What needs to be done = Find each line of the entries with the string "flower", please, and copy it.
====== Entries supplied
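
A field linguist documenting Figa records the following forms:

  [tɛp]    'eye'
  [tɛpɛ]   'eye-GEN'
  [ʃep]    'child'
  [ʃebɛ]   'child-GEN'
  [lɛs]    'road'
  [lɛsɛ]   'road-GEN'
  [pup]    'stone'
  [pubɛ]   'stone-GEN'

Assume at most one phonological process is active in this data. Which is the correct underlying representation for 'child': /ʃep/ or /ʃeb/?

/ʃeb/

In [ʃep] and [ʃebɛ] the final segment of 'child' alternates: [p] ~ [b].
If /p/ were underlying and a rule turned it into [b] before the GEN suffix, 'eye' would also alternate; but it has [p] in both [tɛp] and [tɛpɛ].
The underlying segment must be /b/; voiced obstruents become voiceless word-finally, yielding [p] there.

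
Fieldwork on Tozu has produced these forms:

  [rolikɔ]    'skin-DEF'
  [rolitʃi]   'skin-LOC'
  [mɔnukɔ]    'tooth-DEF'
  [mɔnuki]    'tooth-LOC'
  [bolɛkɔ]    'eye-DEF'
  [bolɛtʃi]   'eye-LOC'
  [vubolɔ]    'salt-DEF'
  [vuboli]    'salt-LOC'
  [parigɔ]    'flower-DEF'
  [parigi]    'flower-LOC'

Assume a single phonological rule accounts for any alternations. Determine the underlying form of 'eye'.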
============
====== Entries supplied
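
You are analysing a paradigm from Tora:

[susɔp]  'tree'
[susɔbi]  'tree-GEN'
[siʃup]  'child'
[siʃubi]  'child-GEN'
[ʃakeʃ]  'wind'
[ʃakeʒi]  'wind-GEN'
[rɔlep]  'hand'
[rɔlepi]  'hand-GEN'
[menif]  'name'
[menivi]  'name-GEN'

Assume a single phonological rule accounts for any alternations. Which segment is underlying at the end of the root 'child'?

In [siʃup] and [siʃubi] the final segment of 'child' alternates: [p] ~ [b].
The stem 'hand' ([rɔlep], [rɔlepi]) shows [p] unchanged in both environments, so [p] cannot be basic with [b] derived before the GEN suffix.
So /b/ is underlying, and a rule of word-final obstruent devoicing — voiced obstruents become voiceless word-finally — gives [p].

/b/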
============
Answer for the task =
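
  [parigɔ]    'flower-DEF'
  [parigi]    'flower-LOC'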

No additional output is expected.